WORK TASK:
Each line that includes the word "instance" should be copied from the records.

AVAILABLE RECORDS Block Start

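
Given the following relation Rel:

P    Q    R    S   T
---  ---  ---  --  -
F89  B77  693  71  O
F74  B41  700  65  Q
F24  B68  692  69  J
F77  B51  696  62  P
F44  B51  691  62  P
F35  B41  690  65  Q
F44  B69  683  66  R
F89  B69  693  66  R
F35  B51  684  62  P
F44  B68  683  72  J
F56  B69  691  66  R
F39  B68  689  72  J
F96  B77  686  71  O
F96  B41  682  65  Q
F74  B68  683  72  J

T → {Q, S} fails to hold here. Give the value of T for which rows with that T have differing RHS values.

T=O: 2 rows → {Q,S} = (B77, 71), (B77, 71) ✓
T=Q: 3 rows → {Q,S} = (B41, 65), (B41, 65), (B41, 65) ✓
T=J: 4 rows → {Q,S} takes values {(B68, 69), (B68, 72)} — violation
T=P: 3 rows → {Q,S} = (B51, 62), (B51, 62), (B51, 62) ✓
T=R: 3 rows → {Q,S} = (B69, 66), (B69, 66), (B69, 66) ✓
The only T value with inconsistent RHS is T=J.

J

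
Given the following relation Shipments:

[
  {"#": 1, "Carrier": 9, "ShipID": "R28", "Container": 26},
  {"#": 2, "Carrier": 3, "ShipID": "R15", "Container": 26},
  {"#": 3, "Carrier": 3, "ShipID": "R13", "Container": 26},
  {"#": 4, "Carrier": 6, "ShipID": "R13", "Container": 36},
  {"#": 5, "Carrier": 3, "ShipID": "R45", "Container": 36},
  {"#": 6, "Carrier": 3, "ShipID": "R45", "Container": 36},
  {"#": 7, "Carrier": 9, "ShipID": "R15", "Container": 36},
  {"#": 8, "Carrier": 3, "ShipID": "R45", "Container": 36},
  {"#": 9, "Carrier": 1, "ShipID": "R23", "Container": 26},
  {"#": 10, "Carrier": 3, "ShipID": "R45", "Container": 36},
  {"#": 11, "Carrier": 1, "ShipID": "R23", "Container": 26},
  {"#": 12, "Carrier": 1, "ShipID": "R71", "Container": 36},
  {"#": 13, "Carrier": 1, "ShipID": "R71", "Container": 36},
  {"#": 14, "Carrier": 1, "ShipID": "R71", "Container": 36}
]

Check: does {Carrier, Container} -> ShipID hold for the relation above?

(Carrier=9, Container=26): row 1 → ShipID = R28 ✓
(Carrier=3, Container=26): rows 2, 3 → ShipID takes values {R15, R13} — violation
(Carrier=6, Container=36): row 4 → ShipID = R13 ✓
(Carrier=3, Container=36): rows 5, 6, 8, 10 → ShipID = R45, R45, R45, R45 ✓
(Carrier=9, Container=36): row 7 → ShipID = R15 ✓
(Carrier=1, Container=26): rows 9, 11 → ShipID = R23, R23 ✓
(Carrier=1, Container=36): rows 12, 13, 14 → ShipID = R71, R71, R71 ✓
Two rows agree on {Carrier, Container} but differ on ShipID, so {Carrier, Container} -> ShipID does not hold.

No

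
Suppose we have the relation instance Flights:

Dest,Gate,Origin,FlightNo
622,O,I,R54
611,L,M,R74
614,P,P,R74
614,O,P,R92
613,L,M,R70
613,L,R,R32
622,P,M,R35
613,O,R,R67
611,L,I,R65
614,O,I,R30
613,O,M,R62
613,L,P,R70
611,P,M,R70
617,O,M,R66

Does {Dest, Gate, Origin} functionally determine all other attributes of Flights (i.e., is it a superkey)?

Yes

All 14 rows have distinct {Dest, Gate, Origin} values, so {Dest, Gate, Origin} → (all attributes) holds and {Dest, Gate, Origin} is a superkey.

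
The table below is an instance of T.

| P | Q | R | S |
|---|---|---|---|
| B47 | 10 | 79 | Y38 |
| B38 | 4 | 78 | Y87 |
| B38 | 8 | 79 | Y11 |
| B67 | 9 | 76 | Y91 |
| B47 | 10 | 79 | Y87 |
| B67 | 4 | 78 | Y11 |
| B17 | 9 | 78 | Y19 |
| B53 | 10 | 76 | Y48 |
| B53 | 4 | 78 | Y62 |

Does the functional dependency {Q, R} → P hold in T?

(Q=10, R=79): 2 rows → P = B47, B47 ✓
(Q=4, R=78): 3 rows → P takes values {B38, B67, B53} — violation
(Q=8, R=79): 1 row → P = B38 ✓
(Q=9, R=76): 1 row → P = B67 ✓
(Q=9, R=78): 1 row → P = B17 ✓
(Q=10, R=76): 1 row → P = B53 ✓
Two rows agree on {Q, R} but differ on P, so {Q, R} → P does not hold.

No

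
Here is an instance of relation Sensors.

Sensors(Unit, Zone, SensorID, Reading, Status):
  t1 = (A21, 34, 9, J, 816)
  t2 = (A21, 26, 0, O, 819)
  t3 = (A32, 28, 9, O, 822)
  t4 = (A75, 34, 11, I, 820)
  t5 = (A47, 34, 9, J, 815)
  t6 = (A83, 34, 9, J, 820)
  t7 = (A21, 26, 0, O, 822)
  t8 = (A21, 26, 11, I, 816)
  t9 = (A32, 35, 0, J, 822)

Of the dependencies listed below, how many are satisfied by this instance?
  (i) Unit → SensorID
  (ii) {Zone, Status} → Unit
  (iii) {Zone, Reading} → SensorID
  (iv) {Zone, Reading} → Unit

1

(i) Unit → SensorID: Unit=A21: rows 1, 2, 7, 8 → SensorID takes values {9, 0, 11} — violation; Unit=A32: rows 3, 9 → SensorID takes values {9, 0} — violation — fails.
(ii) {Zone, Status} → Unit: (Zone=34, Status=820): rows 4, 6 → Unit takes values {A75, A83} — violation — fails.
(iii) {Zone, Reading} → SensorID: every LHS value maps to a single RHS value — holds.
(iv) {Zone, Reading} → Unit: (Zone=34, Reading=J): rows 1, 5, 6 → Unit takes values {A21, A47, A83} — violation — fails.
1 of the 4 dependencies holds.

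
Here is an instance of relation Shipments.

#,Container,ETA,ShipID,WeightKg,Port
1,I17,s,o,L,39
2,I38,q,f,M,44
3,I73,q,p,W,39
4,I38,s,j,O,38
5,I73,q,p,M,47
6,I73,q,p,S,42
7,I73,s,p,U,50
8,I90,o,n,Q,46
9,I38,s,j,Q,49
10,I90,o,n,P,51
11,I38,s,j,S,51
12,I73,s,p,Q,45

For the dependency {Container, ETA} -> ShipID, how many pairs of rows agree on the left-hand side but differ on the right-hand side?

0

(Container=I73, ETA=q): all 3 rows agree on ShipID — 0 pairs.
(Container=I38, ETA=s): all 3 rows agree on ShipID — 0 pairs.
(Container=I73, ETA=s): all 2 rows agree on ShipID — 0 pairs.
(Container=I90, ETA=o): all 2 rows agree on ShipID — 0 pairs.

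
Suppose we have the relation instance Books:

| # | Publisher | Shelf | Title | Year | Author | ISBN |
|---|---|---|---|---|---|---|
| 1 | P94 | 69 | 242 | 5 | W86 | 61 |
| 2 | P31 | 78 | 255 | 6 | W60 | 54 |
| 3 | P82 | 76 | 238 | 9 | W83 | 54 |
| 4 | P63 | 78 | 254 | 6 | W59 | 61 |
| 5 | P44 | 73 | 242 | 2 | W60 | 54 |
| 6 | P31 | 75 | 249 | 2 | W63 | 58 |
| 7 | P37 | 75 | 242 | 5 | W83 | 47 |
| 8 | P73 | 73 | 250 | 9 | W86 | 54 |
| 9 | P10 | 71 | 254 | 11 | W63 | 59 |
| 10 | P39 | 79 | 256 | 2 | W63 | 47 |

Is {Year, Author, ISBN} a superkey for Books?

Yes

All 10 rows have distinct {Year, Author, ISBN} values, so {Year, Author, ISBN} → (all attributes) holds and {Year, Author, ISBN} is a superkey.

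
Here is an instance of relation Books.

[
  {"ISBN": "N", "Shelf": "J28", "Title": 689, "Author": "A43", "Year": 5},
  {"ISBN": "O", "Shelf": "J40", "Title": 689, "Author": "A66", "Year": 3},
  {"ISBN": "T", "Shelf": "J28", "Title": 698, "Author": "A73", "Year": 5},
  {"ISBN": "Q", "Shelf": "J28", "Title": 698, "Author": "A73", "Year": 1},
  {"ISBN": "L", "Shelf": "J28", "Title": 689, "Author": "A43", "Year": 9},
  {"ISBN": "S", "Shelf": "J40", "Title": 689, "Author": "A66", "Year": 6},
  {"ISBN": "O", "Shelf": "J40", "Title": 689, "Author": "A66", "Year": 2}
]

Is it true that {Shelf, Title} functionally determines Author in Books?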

AVAILABLE RECORDS Block End

SOLUTION FOR THIS TASK:
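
Suppose we have the relation instance Flights:
The table below is an instance of T.
Here is an instance of relation Sensors.
Of the dependencies listed below, how many are satisfied by this instance?
Here is an instance of relation Shipments.
Suppose we have the relation instance Books:
Here is an instance of relation Books.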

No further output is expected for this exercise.